Work item: Check each line below for "loop" and report how many have it, nothing else.
*** Given data Section Begins ***
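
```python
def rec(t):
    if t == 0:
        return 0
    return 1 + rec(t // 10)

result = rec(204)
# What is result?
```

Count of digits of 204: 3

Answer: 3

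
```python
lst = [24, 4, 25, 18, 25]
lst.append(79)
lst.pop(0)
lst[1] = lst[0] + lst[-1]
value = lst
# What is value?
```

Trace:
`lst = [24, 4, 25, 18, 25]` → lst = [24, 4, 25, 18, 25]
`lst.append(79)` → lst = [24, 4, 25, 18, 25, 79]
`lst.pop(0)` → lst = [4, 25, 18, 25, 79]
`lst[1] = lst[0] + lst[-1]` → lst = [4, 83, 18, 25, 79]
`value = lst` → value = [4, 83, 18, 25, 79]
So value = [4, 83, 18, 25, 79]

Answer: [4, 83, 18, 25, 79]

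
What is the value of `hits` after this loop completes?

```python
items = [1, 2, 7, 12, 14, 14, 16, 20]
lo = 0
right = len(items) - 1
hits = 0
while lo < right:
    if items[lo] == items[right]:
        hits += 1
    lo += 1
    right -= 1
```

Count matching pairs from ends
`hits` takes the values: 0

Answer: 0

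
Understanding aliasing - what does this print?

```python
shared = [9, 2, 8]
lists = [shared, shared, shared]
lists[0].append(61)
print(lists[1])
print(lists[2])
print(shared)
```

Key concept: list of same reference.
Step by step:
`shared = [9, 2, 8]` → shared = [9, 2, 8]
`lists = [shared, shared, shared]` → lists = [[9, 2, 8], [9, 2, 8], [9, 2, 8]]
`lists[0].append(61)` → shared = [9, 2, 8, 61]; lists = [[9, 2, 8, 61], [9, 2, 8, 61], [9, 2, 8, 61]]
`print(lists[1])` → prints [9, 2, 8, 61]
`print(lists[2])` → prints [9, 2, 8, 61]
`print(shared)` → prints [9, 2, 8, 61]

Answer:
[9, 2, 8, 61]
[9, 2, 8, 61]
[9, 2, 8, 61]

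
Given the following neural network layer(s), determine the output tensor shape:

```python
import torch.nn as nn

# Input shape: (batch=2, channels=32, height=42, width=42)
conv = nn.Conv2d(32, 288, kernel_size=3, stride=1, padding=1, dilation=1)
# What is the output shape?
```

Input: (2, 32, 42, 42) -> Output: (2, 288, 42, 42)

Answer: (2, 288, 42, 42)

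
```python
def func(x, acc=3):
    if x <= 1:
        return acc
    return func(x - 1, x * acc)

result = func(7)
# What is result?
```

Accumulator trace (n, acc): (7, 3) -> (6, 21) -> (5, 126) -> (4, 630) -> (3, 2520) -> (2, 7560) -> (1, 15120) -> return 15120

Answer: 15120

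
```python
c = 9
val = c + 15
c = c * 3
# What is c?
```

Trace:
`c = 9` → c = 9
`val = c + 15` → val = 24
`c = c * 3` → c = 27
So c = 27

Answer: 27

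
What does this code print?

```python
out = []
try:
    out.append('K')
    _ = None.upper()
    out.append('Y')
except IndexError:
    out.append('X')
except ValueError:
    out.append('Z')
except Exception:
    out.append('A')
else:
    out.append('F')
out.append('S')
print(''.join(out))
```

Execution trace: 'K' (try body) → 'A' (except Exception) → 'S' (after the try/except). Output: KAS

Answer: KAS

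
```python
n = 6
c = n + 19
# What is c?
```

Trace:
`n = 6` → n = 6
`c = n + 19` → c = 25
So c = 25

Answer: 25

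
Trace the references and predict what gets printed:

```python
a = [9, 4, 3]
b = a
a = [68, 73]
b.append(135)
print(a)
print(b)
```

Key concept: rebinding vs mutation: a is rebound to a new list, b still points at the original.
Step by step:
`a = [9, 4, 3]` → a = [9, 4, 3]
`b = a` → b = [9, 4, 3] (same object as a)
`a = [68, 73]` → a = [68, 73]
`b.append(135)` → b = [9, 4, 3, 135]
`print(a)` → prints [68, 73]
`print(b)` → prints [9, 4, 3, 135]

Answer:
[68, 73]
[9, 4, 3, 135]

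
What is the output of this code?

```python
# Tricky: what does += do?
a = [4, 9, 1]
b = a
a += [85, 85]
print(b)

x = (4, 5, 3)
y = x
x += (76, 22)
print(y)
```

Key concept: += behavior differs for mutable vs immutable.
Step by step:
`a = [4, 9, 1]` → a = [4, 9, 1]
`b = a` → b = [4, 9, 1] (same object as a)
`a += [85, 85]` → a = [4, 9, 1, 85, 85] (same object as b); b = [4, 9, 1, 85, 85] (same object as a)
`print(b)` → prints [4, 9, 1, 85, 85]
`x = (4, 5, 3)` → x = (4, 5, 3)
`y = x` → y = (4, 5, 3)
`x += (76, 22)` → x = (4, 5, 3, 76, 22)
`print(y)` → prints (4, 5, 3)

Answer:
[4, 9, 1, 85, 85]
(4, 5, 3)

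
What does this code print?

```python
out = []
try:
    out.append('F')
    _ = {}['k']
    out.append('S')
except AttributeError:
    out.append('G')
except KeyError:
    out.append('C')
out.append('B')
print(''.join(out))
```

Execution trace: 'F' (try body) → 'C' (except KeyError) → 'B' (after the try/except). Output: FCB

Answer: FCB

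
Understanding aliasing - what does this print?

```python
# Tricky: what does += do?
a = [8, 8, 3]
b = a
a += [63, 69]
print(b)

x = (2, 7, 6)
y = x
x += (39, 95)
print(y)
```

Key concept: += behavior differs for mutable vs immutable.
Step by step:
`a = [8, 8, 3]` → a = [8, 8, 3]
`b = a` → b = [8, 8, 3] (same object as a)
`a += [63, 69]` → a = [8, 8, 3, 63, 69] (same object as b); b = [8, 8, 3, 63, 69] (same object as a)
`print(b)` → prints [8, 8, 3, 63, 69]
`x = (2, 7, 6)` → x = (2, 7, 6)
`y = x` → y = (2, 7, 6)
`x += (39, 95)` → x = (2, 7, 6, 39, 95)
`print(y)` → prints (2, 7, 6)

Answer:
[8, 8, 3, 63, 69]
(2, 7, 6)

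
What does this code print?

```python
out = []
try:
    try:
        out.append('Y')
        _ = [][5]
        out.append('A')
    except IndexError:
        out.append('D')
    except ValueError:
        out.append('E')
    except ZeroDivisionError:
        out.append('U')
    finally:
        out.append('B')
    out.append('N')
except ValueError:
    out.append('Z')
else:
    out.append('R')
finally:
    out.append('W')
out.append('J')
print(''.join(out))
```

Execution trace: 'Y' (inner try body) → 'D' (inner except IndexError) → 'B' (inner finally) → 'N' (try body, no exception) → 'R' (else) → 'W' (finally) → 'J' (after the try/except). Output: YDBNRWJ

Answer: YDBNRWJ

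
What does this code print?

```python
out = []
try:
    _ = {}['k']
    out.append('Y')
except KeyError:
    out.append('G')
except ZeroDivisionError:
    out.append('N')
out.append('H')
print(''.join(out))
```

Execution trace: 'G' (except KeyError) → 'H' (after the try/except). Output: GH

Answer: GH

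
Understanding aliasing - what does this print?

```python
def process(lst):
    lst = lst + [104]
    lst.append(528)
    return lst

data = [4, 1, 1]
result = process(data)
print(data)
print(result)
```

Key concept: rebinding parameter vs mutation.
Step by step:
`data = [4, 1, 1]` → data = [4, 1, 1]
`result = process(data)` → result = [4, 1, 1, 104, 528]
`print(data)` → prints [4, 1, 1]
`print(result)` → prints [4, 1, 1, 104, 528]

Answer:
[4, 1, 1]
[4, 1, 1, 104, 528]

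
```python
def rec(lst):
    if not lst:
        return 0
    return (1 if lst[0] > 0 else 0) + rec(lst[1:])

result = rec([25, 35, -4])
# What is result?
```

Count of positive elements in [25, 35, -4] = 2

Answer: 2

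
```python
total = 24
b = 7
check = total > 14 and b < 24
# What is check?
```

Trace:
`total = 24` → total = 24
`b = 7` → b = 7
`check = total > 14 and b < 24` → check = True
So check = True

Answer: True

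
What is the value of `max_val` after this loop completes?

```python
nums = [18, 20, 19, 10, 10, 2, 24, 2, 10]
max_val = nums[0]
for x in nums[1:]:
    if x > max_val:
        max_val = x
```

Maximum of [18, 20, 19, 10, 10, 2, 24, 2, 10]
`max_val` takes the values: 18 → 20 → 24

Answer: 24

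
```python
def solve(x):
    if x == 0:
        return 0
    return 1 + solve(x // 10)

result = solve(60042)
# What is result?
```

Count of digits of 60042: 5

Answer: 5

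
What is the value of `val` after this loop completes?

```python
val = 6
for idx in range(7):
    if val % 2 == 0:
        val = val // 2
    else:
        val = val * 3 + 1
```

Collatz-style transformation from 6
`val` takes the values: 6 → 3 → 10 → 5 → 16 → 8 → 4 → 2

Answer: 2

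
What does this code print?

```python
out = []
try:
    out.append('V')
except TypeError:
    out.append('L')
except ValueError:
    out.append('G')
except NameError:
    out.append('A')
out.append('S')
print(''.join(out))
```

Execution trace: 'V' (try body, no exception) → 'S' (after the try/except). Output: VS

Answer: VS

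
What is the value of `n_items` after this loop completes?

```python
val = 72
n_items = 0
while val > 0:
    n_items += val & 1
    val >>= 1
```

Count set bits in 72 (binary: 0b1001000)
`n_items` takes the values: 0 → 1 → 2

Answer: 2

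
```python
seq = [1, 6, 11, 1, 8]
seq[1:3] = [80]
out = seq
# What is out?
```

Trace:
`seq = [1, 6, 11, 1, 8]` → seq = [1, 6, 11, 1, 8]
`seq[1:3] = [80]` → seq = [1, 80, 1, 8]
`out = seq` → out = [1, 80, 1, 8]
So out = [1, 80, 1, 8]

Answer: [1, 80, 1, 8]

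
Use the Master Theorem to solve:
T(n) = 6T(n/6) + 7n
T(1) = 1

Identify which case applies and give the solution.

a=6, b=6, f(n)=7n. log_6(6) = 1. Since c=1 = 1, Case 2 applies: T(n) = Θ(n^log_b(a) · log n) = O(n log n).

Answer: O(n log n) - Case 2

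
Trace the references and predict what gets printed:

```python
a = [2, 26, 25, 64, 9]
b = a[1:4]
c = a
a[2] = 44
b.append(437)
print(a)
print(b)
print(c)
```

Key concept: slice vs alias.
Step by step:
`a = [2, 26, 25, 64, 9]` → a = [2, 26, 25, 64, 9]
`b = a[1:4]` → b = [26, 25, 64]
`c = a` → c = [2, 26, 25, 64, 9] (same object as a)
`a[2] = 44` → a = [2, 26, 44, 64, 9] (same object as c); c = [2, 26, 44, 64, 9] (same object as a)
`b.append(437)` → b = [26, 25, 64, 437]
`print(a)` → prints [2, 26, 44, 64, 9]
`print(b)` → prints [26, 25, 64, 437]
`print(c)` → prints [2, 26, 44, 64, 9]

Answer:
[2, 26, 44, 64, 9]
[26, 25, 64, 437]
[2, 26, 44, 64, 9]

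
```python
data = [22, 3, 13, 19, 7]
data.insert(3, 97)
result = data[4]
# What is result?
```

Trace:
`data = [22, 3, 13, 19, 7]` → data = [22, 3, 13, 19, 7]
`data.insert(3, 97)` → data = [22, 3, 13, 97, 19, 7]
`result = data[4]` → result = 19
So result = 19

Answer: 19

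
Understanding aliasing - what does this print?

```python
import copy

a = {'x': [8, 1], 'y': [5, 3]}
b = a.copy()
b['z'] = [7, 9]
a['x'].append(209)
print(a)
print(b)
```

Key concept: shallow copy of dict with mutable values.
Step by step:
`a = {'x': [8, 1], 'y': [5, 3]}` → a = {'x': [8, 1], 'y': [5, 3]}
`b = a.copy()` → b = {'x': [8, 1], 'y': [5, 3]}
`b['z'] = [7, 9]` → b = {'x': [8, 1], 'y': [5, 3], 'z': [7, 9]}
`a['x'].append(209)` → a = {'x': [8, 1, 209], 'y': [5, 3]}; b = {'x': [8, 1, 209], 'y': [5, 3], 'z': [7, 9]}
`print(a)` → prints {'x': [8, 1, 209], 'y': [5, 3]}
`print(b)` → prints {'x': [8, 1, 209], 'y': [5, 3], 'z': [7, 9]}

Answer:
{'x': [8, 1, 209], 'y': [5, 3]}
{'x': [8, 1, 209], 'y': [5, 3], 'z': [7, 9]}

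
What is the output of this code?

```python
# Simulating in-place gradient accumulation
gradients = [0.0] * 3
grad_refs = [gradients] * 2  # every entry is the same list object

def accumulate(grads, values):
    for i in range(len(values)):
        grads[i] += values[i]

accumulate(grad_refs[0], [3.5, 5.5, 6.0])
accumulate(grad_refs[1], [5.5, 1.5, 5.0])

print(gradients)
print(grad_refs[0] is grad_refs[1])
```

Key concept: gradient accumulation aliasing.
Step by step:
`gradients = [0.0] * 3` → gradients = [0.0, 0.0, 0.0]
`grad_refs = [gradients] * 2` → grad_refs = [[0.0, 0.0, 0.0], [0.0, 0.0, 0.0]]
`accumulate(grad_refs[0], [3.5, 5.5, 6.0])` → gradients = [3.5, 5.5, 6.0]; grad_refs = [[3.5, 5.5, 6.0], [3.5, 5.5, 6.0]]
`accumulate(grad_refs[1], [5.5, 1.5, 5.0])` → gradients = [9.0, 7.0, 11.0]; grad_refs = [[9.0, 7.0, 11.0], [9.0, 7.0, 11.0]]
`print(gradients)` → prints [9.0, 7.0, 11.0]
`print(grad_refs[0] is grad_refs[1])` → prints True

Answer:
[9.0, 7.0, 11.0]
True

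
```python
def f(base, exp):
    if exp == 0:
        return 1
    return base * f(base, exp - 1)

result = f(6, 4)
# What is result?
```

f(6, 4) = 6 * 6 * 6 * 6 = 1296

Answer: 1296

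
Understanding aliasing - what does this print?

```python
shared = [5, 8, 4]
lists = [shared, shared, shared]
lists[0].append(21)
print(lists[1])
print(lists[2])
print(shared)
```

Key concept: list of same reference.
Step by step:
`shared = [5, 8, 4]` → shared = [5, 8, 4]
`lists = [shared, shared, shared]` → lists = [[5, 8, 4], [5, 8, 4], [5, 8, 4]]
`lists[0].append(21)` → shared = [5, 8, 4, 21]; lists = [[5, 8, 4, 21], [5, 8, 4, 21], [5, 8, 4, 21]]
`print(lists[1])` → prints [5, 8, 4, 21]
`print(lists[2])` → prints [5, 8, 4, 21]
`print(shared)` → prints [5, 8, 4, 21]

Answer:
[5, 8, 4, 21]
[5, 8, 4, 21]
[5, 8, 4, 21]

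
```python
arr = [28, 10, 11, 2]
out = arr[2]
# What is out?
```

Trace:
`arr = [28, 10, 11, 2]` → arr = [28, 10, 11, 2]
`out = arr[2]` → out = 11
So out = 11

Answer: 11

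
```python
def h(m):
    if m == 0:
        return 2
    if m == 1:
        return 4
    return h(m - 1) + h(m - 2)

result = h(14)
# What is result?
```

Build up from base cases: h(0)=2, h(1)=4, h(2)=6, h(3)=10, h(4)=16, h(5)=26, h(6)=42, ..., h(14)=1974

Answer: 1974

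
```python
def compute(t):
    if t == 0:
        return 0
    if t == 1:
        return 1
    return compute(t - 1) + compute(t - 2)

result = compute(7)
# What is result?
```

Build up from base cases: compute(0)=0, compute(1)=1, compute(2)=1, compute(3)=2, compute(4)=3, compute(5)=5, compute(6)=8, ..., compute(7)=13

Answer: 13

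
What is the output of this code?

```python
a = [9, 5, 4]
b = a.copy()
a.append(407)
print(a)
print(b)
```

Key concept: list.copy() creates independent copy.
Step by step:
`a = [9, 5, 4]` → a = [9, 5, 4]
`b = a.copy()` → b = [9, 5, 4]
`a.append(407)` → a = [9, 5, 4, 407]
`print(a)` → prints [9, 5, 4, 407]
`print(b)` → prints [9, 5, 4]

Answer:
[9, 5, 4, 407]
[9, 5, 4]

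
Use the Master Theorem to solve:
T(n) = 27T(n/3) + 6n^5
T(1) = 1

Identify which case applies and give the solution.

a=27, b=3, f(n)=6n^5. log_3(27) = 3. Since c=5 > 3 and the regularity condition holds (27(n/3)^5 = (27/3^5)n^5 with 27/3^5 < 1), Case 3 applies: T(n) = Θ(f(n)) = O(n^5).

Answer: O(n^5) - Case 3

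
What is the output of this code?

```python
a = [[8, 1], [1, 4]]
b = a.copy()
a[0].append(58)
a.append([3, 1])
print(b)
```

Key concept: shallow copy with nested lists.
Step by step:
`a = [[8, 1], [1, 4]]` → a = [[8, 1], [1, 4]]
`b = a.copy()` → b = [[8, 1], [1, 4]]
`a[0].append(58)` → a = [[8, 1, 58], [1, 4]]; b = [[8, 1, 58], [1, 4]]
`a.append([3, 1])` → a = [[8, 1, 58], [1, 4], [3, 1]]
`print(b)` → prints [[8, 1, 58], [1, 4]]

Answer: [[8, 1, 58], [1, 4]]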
*** Given data Section Ends ***
Answer for this exercise: 4